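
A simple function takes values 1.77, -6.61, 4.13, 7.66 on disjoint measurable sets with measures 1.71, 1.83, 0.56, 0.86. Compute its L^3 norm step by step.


Step 1: Compute |f_i|^3 for each value:
  |1.77|^3 = 5.545233
  |-6.61|^3 = 288.804781
  |4.13|^3 = 70.444997
  |7.66|^3 = 449.455096
Step 2: Multiply by measures and sum:
  5.545233 * 1.71 = 9.482348
  288.804781 * 1.83 = 528.512749
  70.444997 * 0.56 = 39.449198
  449.455096 * 0.86 = 386.531383
Sum = 9.482348 + 528.512749 + 39.449198 + 386.531383 = 963.975679
Step 3: Take the p-th root:
||f||_3 = (963.975679)^(1/3) = 9.878447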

---

**WHAT THE TASK REQUIRES**
Each line of the data must come back exactly as written.

**EXERCISE OUTPUT**
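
A simple function takes values 1.77, -6.61, 4.13, 7.66 on disjoint measurable sets with measures 1.71, 1.83, 0.56, 0.86. Compute its L^3 norm step by step.


Step 1: Compute |f_i|^3 for each value:
  |1.77|^3 = 5.545233
  |-6.61|^3 = 288.804781
  |4.13|^3 = 70.444997
  |7.66|^3 = 449.455096
Step 2: Multiply by measures and sum:
  5.545233 * 1.71 = 9.482348
  288.804781 * 1.83 = 528.512749
  70.444997 * 0.56 = 39.449198
  449.455096 * 0.86 = 386.531383
Sum = 9.482348 + 528.512749 + 39.449198 + 386.531383 = 963.975679
Step 3: Take the p-th root:
||f||_3 = (963.975679)^(1/3) = 9.878447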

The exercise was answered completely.